### Required action
Below are records; report the number of lines among them that include the word "lattice", and nothing further.
(Data shown Opens)
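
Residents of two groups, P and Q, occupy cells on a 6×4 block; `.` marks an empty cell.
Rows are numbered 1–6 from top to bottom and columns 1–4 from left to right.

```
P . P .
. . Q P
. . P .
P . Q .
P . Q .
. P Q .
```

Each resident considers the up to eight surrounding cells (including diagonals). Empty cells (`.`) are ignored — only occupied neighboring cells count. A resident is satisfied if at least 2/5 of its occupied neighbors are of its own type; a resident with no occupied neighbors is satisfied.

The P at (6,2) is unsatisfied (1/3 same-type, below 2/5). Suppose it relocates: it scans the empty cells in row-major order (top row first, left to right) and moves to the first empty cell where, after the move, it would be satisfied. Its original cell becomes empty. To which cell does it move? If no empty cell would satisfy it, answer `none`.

Vacating (6,2). Empty cells in order:
  (1,2): 2/3 same-type → satisfied — stop here.

(1,2)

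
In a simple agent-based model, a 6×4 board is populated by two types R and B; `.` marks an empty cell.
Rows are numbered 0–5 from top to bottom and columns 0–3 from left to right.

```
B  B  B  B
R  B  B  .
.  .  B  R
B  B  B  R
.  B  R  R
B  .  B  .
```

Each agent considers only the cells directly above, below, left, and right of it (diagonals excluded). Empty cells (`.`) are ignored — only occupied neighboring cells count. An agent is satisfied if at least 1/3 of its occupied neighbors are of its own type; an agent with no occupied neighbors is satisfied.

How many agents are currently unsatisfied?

3

Row 0: (0,0)B 1/2 satisfied · (0,1)B 3/3 satisfied · (0,2)B 3/3 satisfied · (0,3)B 1/1 satisfied
Row 1: (1,0)R 0/2 not · (1,1)B 2/3 satisfied · (1,2)B 3/3 satisfied
Row 2: (2,2)B 2/3 satisfied · (2,3)R 1/2 satisfied
Row 3: (3,0)B 1/1 satisfied · (3,1)B 3/3 satisfied · (3,2)B 2/4 satisfied · (3,3)R 2/3 satisfied
Row 4: (4,1)B 1/2 satisfied · (4,2)R 1/4 not · (4,3)R 2/2 satisfied
Row 5: (5,0)B 0/0 satisfied · (5,2)B 0/1 not
Unsatisfied: (1,0), (4,2), (5,2) — 3 in total.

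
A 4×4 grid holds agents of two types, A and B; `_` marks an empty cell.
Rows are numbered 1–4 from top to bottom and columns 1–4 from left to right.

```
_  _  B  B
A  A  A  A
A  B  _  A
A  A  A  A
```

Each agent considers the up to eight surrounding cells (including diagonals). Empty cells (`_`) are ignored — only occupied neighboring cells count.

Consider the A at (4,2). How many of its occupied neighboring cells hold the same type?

Occupied neighbors of (4,2): (3,1)=A, (3,2)=B, (4,1)=A, (4,3)=A.
Same type (A): 3 of 4.

3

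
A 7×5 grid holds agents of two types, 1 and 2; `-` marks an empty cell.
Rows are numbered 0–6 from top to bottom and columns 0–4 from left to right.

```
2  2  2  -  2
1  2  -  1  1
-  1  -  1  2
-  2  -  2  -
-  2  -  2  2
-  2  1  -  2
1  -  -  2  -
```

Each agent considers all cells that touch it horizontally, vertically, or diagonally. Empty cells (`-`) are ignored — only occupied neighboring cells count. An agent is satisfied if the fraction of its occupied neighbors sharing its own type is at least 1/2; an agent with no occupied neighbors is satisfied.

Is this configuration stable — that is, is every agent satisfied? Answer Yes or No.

No

(0,0)2 2/3 ok
(0,1)2 3/4 ok
(0,2)2 2/3 ok
(0,4)2 0/2 unhappy
(1,0)1 1/4 unhappy
(1,1)2 3/5 ok
(1,3)1 2/5 unhappy
(1,4)1 2/4 ok
(2,1)1 1/3 unhappy
(2,3)1 2/4 ok
(2,4)2 1/4 unhappy
(3,1)2 1/2 ok
(3,3)2 3/4 ok
(4,1)2 2/3 ok
(4,3)2 3/4 ok
(4,4)2 3/3 ok
(5,1)2 1/3 unhappy
(5,2)1 0/4 unhappy
(5,4)2 3/3 ok
(6,0)1 0/1 unhappy
(6,3)2 1/2 ok
For instance (0,4) has only 0/2 same-type neighbors, below 1/2.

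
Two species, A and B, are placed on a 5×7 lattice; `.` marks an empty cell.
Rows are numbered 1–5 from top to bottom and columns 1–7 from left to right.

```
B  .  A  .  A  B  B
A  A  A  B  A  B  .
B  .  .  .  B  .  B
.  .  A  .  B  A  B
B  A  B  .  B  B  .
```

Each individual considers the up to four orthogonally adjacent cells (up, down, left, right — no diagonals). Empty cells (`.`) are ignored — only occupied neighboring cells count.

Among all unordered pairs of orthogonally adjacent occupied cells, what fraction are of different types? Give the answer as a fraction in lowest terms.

Scan each occupied cell's neighbors to the right and below so each pair is counted once.
Row 1: B(1,1)–A(2,1)≠ A(1,3)–A(2,3)= A(1,5)–B(1,6)≠ A(1,5)–A(2,5)= B(1,6)–B(1,7)= B(1,6)–B(2,6)=  → 2/6 unlike.
Row 2: A(2,1)–A(2,2)= A(2,1)–B(3,1)≠ A(2,2)–A(2,3)= A(2,3)–B(2,4)≠ B(2,4)–A(2,5)≠ A(2,5)–B(2,6)≠ A(2,5)–B(3,5)≠  → 5/7 unlike.
Row 3: B(3,5)–B(4,5)= B(3,7)–B(4,7)=  → 0/2 unlike.
Row 4: A(4,3)–B(5,3)≠ B(4,5)–A(4,6)≠ B(4,5)–B(5,5)= A(4,6)–B(4,7)≠ A(4,6)–B(5,6)≠  → 4/5 unlike.
Row 5: B(5,1)–A(5,2)≠ A(5,2)–B(5,3)≠ B(5,5)–B(5,6)=  → 2/3 unlike.
Total adjacent occupied pairs: 23; unlike-type pairs: 13.
13/23 is already in lowest terms.

13/23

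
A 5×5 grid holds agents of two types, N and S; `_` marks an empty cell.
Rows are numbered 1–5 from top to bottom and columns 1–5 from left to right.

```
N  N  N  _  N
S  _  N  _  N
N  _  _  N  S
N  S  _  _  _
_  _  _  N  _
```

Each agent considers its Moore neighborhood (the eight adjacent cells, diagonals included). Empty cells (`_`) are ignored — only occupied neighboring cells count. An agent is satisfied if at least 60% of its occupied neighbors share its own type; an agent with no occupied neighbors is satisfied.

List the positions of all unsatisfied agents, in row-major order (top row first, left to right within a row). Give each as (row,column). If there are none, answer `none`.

Row 1: (1,1)N 1/2 ✗ · (1,2)N 3/4 ✓ · (1,3)N 2/2 ✓ · (1,5)N 1/1 ✓
Row 2: (2,1)S 0/3 ✗ · (2,3)N 3/3 ✓ · (2,5)N 2/3 ✓
Row 3: (3,1)N 1/3 ✗ · (3,4)N 2/3 ✓ · (3,5)S 0/2 ✗
Row 4: (4,1)N 1/2 ✗ · (4,2)S 0/2 ✗
Row 5: (5,4)N 0/0 ✓

(1,1), (2,1), (3,1), (3,5), (4,1), (4,2)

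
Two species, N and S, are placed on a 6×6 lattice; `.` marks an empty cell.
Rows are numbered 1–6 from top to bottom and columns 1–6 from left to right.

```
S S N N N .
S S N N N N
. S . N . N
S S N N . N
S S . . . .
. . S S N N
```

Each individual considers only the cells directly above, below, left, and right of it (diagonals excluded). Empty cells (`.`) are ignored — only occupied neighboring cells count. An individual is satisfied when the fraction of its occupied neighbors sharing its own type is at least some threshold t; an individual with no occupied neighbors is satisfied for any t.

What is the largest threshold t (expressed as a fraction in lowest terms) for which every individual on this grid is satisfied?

1/2

Row 1: (1,1)S 2/2 · (1,2)S 2/3 · (1,3)N 2/3 · (1,4)N 3/3 · (1,5)N 2/2
Row 2: (2,1)S 2/2 · (2,2)S 3/4 · (2,3)N 2/3 · (2,4)N 4/4 · (2,5)N 3/3 · (2,6)N 2/2
Row 3: (3,2)S 2/2 · (3,4)N 2/2 · (3,6)N 2/2
Row 4: (4,1)S 2/2 · (4,2)S 3/4 · (4,3)N 1/2 · (4,4)N 2/2 · (4,6)N 1/1
Row 5: (5,1)S 2/2 · (5,2)S 2/2
Row 6: (6,3)S 1/1 · (6,4)S 1/2 · (6,5)N 1/2 · (6,6)N 1/1
The smallest same-type fraction is 1/2 at (4,3), which reduces to 1/2. Any threshold above that leaves this individual unsatisfied.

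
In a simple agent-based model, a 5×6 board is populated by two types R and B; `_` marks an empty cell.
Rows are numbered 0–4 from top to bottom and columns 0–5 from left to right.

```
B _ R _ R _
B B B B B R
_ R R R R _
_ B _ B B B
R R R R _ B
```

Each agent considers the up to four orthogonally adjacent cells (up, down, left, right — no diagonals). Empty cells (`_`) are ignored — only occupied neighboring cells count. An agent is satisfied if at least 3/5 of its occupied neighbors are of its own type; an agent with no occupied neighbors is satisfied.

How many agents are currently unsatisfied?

(0,0)B 1/1 ✓
(0,2)R 0/1 ✗
(0,4)R 0/1 ✗
(1,0)B 2/2 ✓
(1,1)B 2/3 ✓
(1,2)B 2/4 ✗
(1,3)B 2/3 ✓
(1,4)B 1/4 ✗
(1,5)R 0/1 ✗
(2,1)R 1/3 ✗
(2,2)R 2/3 ✓
(2,3)R 2/4 ✗
(2,4)R 1/3 ✗
(3,1)B 0/2 ✗
(3,3)B 1/3 ✗
(3,4)B 2/3 ✓
(3,5)B 2/2 ✓
(4,0)R 1/1 ✓
(4,1)R 2/3 ✓
(4,2)R 2/2 ✓
(4,3)R 1/2 ✗
(4,5)B 1/1 ✓
Unsatisfied: (0,2), (0,4), (1,2), (1,4), (1,5), (2,1), (2,3), (2,4), (3,1), (3,3), (4,3) — 11 in total.

11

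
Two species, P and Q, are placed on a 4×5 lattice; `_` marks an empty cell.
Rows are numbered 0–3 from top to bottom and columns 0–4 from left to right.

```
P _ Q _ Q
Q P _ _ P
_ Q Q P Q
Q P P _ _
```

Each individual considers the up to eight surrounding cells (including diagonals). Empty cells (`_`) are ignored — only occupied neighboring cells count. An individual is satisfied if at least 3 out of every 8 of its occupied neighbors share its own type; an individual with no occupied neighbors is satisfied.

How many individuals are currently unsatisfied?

8

(0,0)P 1/2 ok
(0,2)Q 0/1 unhappy
(0,4)Q 0/1 unhappy
(1,0)Q 1/3 unhappy
(1,1)P 1/5 unhappy
(1,4)P 1/3 unhappy
(2,1)Q 3/6 ok
(2,2)Q 1/5 unhappy
(2,3)P 2/4 ok
(2,4)Q 0/2 unhappy
(3,0)Q 1/2 ok
(3,1)P 1/4 unhappy
(3,2)P 2/4 ok
Unsatisfied: (0,2), (0,4), (1,0), (1,1), (1,4), (2,2), (2,4), (3,1) — 8 in total.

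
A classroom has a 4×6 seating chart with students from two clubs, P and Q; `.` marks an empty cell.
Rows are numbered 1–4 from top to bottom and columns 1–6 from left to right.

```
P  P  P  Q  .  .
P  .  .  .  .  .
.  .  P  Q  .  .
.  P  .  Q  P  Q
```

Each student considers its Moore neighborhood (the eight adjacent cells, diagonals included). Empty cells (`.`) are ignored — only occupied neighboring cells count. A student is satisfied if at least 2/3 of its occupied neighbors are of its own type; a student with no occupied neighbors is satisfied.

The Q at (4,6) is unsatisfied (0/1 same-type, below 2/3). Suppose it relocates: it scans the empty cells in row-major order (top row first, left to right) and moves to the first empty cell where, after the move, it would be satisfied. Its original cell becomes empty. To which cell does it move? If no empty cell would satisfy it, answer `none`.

Vacating (4,6). Empty cells in order:
  (1,5): 1/1 same-type → satisfied — stop here.

(1,5)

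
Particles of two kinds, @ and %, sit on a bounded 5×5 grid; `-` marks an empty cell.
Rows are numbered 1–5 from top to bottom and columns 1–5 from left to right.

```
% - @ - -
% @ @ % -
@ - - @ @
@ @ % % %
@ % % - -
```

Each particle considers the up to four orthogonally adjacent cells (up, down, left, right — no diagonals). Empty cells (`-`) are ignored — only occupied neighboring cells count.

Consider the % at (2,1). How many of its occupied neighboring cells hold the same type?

Occupied neighbors of (2,1): (1,1)=%, (3,1)=@, (2,2)=@.
Same type (%): 1 of 3.

1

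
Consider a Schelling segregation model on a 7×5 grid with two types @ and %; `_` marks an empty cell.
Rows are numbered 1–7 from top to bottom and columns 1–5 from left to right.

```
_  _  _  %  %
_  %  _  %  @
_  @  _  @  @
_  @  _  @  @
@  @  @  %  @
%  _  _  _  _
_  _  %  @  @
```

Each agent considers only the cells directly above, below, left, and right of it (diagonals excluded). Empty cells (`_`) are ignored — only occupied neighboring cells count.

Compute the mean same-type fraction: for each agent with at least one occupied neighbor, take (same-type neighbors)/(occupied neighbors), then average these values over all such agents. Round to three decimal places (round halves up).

(1,4)% 2/2
(1,5)% 1/2
(2,2)% 0/1
(2,4)% 1/3
(2,5)@ 1/3
(3,2)@ 1/2
(3,4)@ 2/3
(3,5)@ 3/3
(4,2)@ 2/2
(4,4)@ 2/3
(4,5)@ 3/3
(5,1)@ 1/2
(5,2)@ 3/3
(5,3)@ 1/2
(5,4)% 0/3
(5,5)@ 1/2
(6,1)% 0/1
(7,3)% 0/1
(7,4)@ 1/2
(7,5)@ 1/1
Sum over 20 agents: 2/2 + 1/2 + 0/1 + 1/3 + 1/3 + 1/2 + 2/3 + 3/3 + 2/2 + 2/3 + 3/3 + 1/2 + 3/3 + 1/2 + 0/3 + 1/2 + 0/1 + 0/1 + 1/2 + 1/1 = 11; mean = 11 ÷ 20 = 11/20 = 0.55 → 0.550.

0.550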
(Data shown Closes)
### Your solution
3